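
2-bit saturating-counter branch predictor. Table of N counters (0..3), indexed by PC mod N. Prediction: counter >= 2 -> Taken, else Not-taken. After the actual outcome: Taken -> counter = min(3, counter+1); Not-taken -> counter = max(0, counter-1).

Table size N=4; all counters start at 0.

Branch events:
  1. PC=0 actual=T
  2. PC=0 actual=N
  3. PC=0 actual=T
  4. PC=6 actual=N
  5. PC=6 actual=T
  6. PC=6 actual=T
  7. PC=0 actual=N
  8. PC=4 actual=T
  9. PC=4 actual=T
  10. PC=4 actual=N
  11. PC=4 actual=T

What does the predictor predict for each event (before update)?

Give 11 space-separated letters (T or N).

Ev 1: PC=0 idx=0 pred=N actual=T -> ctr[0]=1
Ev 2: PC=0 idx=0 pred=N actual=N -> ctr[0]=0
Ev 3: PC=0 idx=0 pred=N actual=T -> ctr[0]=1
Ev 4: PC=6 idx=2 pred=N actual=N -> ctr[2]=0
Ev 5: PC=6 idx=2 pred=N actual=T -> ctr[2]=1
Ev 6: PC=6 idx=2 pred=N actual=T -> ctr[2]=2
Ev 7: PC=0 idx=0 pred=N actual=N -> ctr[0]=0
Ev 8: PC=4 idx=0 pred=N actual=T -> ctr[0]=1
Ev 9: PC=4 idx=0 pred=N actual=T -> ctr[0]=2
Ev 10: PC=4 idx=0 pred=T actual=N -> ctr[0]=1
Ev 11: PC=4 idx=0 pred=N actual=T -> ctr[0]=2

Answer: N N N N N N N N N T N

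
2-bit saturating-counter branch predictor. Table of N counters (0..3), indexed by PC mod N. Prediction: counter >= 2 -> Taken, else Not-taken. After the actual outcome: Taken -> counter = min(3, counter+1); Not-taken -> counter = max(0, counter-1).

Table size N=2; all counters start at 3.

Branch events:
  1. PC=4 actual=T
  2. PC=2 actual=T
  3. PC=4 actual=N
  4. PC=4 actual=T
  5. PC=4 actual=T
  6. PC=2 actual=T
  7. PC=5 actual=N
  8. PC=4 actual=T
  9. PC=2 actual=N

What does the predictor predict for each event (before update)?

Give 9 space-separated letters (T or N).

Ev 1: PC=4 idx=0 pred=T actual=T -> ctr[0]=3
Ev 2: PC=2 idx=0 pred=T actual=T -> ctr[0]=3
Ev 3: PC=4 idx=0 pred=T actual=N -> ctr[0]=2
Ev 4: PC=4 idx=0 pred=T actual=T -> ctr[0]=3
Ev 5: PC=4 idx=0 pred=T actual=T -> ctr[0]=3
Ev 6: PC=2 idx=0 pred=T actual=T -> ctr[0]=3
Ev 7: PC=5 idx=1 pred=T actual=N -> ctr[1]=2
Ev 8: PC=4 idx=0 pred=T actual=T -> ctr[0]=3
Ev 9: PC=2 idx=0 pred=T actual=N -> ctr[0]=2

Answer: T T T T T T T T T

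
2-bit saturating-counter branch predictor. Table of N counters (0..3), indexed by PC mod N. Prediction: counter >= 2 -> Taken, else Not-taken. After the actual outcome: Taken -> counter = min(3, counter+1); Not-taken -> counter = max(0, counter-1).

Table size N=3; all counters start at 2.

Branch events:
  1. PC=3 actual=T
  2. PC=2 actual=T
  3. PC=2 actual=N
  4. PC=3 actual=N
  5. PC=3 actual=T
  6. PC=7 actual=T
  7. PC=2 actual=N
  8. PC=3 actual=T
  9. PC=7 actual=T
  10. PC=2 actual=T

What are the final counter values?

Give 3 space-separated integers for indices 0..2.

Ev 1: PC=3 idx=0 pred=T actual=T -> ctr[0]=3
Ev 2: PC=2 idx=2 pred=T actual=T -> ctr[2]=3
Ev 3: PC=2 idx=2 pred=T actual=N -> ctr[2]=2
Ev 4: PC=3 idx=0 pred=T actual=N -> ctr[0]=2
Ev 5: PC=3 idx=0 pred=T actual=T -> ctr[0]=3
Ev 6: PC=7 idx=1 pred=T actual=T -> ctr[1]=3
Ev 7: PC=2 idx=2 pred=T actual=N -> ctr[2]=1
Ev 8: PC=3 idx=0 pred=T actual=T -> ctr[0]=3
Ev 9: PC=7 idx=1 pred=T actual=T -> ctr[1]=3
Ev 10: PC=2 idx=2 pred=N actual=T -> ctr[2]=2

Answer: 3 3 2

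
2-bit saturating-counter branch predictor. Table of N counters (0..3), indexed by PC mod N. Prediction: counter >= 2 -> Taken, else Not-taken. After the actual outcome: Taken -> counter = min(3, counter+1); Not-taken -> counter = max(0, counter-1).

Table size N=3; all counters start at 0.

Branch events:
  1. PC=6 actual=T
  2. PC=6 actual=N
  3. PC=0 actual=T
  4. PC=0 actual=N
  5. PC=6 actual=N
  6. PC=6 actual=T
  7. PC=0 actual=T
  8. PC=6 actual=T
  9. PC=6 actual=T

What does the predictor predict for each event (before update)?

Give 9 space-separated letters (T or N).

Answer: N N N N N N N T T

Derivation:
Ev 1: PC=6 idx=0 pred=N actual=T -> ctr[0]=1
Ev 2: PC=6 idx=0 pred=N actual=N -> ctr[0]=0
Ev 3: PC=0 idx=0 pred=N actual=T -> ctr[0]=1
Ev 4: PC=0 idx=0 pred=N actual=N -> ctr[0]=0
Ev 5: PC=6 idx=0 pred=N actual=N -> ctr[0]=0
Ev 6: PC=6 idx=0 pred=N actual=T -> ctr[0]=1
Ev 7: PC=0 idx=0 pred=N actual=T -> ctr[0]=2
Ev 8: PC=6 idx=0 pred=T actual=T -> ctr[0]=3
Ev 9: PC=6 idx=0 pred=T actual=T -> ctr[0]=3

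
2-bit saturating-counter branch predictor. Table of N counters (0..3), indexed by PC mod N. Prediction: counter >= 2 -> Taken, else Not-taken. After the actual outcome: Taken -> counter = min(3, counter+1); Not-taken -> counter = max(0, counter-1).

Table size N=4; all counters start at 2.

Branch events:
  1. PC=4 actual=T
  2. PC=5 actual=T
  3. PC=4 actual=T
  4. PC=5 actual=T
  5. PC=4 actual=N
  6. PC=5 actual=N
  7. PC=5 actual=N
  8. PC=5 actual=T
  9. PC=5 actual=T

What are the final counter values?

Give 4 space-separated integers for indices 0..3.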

***

Write the records out precisely, omitting nothing.

▸ Reply to the task:
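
2-bit saturating-counter branch predictor. Table of N counters (0..3), indexed by PC mod N. Prediction: counter >= 2 -> Taken, else Not-taken. After the actual outcome: Taken -> counter = min(3, counter+1); Not-taken -> counter = max(0, counter-1).

Table size N=4; all counters start at 0.

Branch events:
  1. PC=0 actual=T
  2. PC=0 actual=N
  3. PC=0 actual=T
  4. PC=6 actual=N
  5. PC=6 actual=T
  6. PC=6 actual=T
  7. PC=0 actual=N
  8. PC=4 actual=T
  9. PC=4 actual=T
  10. PC=4 actual=N
  11. PC=4 actual=T

What does the predictor predict for each event (before update)?

Give 11 space-separated letters (T or N).

Ev 1: PC=0 idx=0 pred=N actual=T -> ctr[0]=1
Ev 2: PC=0 idx=0 pred=N actual=N -> ctr[0]=0
Ev 3: PC=0 idx=0 pred=N actual=T -> ctr[0]=1
Ev 4: PC=6 idx=2 pred=N actual=N -> ctr[2]=0
Ev 5: PC=6 idx=2 pred=N actual=T -> ctr[2]=1
Ev 6: PC=6 idx=2 pred=N actual=T -> ctr[2]=2
Ev 7: PC=0 idx=0 pred=N actual=N -> ctr[0]=0
Ev 8: PC=4 idx=0 pred=N actual=T -> ctr[0]=1
Ev 9: PC=4 idx=0 pred=N actual=T -> ctr[0]=2
Ev 10: PC=4 idx=0 pred=T actual=N -> ctr[0]=1
Ev 11: PC=4 idx=0 pred=N actual=T -> ctr[0]=2

Answer: N N N N N N N N N T N

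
2-bit saturating-counter branch predictor. Table of N counters (0..3), indexed by PC mod N. Prediction: counter >= 2 -> Taken, else Not-taken. After the actual outcome: Taken -> counter = min(3, counter+1); Not-taken -> counter = max(0, counter-1).

Table size N=2; all counters start at 3.

Branch events:
  1. PC=4 actual=T
  2. PC=2 actual=T
  3. PC=4 actual=N
  4. PC=4 actual=T
  5. PC=4 actual=T
  6. PC=2 actual=T
  7. PC=5 actual=N
  8. PC=4 actual=T
  9. PC=2 actual=N

What does the predictor predict for each event (before update)?

Give 9 space-separated letters (T or N).

Ev 1: PC=4 idx=0 pred=T actual=T -> ctr[0]=3
Ev 2: PC=2 idx=0 pred=T actual=T -> ctr[0]=3
Ev 3: PC=4 idx=0 pred=T actual=N -> ctr[0]=2
Ev 4: PC=4 idx=0 pred=T actual=T -> ctr[0]=3
Ev 5: PC=4 idx=0 pred=T actual=T -> ctr[0]=3
Ev 6: PC=2 idx=0 pred=T actual=T -> ctr[0]=3
Ev 7: PC=5 idx=1 pred=T actual=N -> ctr[1]=2
Ev 8: PC=4 idx=0 pred=T actual=T -> ctr[0]=3
Ev 9: PC=2 idx=0 pred=T actual=N -> ctr[0]=2

Answer: T T T T T T T T T

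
2-bit saturating-counter branch predictor. Table of N counters (0..3), indexed by PC mod N. Prediction: counter >= 2 -> Taken, else Not-taken. After the actual outcome: Taken -> counter = min(3, counter+1); Not-taken -> counter = max(0, counter-1).

Table size N=3; all counters start at 2.

Branch events:
  1. PC=3 actual=T
  2. PC=2 actual=T
  3. PC=2 actual=N
  4. PC=3 actual=N
  5. PC=3 actual=T
  6. PC=7 actual=T
  7. PC=2 actual=N
  8. PC=3 actual=T
  9. PC=7 actual=T
  10. PC=2 actual=T

What are the final counter values?

Give 3 space-separated integers for indices 0..2.

Ev 1: PC=3 idx=0 pred=T actual=T -> ctr[0]=3
Ev 2: PC=2 idx=2 pred=T actual=T -> ctr[2]=3
Ev 3: PC=2 idx=2 pred=T actual=N -> ctr[2]=2
Ev 4: PC=3 idx=0 pred=T actual=N -> ctr[0]=2
Ev 5: PC=3 idx=0 pred=T actual=T -> ctr[0]=3
Ev 6: PC=7 idx=1 pred=T actual=T -> ctr[1]=3
Ev 7: PC=2 idx=2 pred=T actual=N -> ctr[2]=1
Ev 8: PC=3 idx=0 pred=T actual=T -> ctr[0]=3
Ev 9: PC=7 idx=1 pred=T actual=T -> ctr[1]=3
Ev 10: PC=2 idx=2 pred=N actual=T -> ctr[2]=2

Answer: 3 3 2

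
2-bit saturating-counter branch predictor. Table of N counters (0..3), indexed by PC mod N. Prediction: counter >= 2 -> Taken, else Not-taken. After the actual outcome: Taken -> counter = min(3, counter+1); Not-taken -> counter = max(0, counter-1).

Table size N=3; all counters start at 0.

Branch events:
  1. PC=6 actual=T
  2. PC=6 actual=N
  3. PC=0 actual=T
  4. PC=0 actual=N
  5. PC=6 actual=N
  6. PC=6 actual=T
  7. PC=0 actual=T
  8. PC=6 actual=T
  9. PC=6 actual=T

What does the predictor predict for each event (before update)?

Give 9 space-separated letters (T or N).

Answer: N N N N N N N T T

Derivation:
Ev 1: PC=6 idx=0 pred=N actual=T -> ctr[0]=1
Ev 2: PC=6 idx=0 pred=N actual=N -> ctr[0]=0
Ev 3: PC=0 idx=0 pred=N actual=T -> ctr[0]=1
Ev 4: PC=0 idx=0 pred=N actual=N -> ctr[0]=0
Ev 5: PC=6 idx=0 pred=N actual=N -> ctr[0]=0
Ev 6: PC=6 idx=0 pred=N actual=T -> ctr[0]=1
Ev 7: PC=0 idx=0 pred=N actual=T -> ctr[0]=2
Ev 8: PC=6 idx=0 pred=T actual=T -> ctr[0]=3
Ev 9: PC=6 idx=0 pred=T actual=T -> ctr[0]=3

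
2-bit saturating-counter branch predictor. Table of N counters (0..3), indexed by PC mod N. Prediction: counter >= 2 -> Taken, else Not-taken. After the actual outcome: Taken -> counter = min(3, counter+1); Not-taken -> counter = max(0, counter-1).

Table size N=4; all counters start at 2.

Branch events:
  1. PC=4 actual=T
  2. PC=5 actual=T
  3. PC=4 actual=T
  4. PC=5 actual=T
  5. PC=4 actual=N
  6. PC=5 actual=N
  7. PC=5 actual=N
  8. PC=5 actual=T
  9. PC=5 actual=T

What are the final counter values?

Give 4 space-separated integers for indices 0..3.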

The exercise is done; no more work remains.